#### Problem to work on
Every entry is to be printed again precisely as given.

Stored records:
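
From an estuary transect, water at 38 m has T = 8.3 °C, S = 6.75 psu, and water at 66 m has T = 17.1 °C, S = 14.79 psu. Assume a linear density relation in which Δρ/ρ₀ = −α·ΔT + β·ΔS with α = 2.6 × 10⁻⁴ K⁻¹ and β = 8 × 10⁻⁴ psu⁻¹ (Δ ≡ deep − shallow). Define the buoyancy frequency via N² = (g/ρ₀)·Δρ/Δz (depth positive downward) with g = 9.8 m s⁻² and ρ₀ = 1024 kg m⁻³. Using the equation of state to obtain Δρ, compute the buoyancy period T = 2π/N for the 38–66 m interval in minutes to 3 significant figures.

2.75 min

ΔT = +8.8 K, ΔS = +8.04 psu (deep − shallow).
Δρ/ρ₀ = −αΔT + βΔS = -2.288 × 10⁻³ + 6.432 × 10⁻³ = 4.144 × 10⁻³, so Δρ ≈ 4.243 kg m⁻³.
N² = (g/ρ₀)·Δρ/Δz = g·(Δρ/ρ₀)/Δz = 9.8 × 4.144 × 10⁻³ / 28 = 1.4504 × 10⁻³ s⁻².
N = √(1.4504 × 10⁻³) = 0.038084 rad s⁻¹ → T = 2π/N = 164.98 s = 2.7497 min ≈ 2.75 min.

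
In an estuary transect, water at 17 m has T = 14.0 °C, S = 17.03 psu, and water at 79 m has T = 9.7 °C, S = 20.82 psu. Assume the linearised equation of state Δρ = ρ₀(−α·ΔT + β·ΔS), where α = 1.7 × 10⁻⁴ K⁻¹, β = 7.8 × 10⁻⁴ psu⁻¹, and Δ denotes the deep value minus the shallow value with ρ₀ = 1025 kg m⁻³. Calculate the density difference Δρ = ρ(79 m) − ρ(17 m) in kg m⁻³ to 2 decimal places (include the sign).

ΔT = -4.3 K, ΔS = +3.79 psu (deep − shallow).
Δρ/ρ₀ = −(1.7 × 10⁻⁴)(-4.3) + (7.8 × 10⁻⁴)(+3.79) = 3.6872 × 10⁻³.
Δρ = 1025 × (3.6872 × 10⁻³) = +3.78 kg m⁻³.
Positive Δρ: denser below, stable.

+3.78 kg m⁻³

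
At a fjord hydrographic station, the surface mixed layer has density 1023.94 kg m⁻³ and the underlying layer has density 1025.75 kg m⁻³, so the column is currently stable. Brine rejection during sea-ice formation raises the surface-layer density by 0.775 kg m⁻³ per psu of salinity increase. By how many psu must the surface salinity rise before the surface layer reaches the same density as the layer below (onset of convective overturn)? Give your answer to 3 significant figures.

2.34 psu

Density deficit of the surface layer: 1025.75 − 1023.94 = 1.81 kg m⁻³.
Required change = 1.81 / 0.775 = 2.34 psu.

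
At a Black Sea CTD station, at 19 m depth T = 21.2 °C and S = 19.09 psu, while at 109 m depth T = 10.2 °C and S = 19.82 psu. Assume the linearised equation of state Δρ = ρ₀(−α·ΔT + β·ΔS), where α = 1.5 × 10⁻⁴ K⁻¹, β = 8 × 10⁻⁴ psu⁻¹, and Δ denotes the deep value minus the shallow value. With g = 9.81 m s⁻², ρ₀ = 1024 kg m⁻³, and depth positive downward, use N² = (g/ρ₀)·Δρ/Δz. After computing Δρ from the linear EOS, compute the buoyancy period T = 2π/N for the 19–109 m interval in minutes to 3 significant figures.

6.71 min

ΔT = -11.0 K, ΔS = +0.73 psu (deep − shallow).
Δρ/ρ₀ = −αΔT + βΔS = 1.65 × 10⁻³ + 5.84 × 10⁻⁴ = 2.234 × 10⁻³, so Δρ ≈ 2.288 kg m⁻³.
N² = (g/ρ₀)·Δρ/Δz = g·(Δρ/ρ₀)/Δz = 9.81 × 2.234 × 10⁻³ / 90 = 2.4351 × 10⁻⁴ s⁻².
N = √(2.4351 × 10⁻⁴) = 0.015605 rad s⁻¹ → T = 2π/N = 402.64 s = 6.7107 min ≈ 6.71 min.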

#### Result
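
From an estuary transect, water at 38 m has T = 8.3 °C, S = 6.75 psu, and water at 66 m has T = 17.1 °C, S = 14.79 psu. Assume a linear density relation in which Δρ/ρ₀ = −α·ΔT + β·ΔS with α = 2.6 × 10⁻⁴ K⁻¹ and β = 8 × 10⁻⁴ psu⁻¹ (Δ ≡ deep − shallow). Define the buoyancy frequency via N² = (g/ρ₀)·Δρ/Δz (depth positive downward) with g = 9.8 m s⁻² and ρ₀ = 1024 kg m⁻³. Using the equation of state to obtain Δρ, compute the buoyancy period T = 2π/N for the 38–66 m interval in minutes to 3 significant figures.

2.75 min

ΔT = +8.8 K, ΔS = +8.04 psu (deep − shallow).
Δρ/ρ₀ = −αΔT + βΔS = -2.288 × 10⁻³ + 6.432 × 10⁻³ = 4.144 × 10⁻³, so Δρ ≈ 4.243 kg m⁻³.
N² = (g/ρ₀)·Δρ/Δz = g·(Δρ/ρ₀)/Δz = 9.8 × 4.144 × 10⁻³ / 28 = 1.4504 × 10⁻³ s⁻².
N = √(1.4504 × 10⁻³) = 0.038084 rad s⁻¹ → T = 2π/N = 164.98 s = 2.7497 min ≈ 2.75 min.

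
In an estuary transect, water at 17 m has T = 14.0 °C, S = 17.03 psu, and water at 79 m has T = 9.7 °C, S = 20.82 psu. Assume the linearised equation of state Δρ = ρ₀(−α·ΔT + β·ΔS), where α = 1.7 × 10⁻⁴ K⁻¹, β = 7.8 × 10⁻⁴ psu⁻¹, and Δ denotes the deep value minus the shallow value with ρ₀ = 1025 kg m⁻³. Calculate the density difference Δρ = ρ(79 m) − ρ(17 m) in kg m⁻³ to 2 decimal places (include the sign).

ΔT = -4.3 K, ΔS = +3.79 psu (deep − shallow).
Δρ/ρ₀ = −(1.7 × 10⁻⁴)(-4.3) + (7.8 × 10⁻⁴)(+3.79) = 3.6872 × 10⁻³.
Δρ = 1025 × (3.6872 × 10⁻³) = +3.78 kg m⁻³.
Positive Δρ: denser below, stable.

+3.78 kg m⁻³

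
At a fjord hydrographic station, the surface mixed layer has density 1023.94 kg m⁻³ and the underlying layer has density 1025.75 kg m⁻³, so the column is currently stable. Brine rejection during sea-ice formation raises the surface-layer density by 0.775 kg m⁻³ per psu of salinity increase. By how many psu must the surface salinity rise before the surface layer reaches the same density as the layer below (onset of convective overturn)? Give your answer to 3 significant figures.

2.34 psu

Density deficit of the surface layer: 1025.75 − 1023.94 = 1.81 kg m⁻³.
Required change = 1.81 / 0.775 = 2.34 psu.

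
At a Black Sea CTD station, at 19 m depth T = 21.2 °C and S = 19.09 psu, while at 109 m depth T = 10.2 °C and S = 19.82 psu. Assume the linearised equation of state Δρ = ρ₀(−α·ΔT + β·ΔS), where α = 1.5 × 10⁻⁴ K⁻¹, β = 8 × 10⁻⁴ psu⁻¹, and Δ denotes the deep value minus the shallow value. With g = 9.81 m s⁻², ρ₀ = 1024 kg m⁻³, and depth positive downward, use N² = (g/ρ₀)·Δρ/Δz. After computing Δρ from the linear EOS, compute the buoyancy period T = 2π/N for the 19–109 m interval in minutes to 3 significant figures.

6.71 min

ΔT = -11.0 K, ΔS = +0.73 psu (deep − shallow).
Δρ/ρ₀ = −αΔT + βΔS = 1.65 × 10⁻³ + 5.84 × 10⁻⁴ = 2.234 × 10⁻³, so Δρ ≈ 2.288 kg m⁻³.
N² = (g/ρ₀)·Δρ/Δz = g·(Δρ/ρ₀)/Δz = 9.81 × 2.234 × 10⁻³ / 90 = 2.4351 × 10⁻⁴ s⁻².
N = √(2.4351 × 10⁻⁴) = 0.015605 rad s⁻¹ → T = 2π/N = 402.64 s = 6.7107 min ≈ 6.71 min.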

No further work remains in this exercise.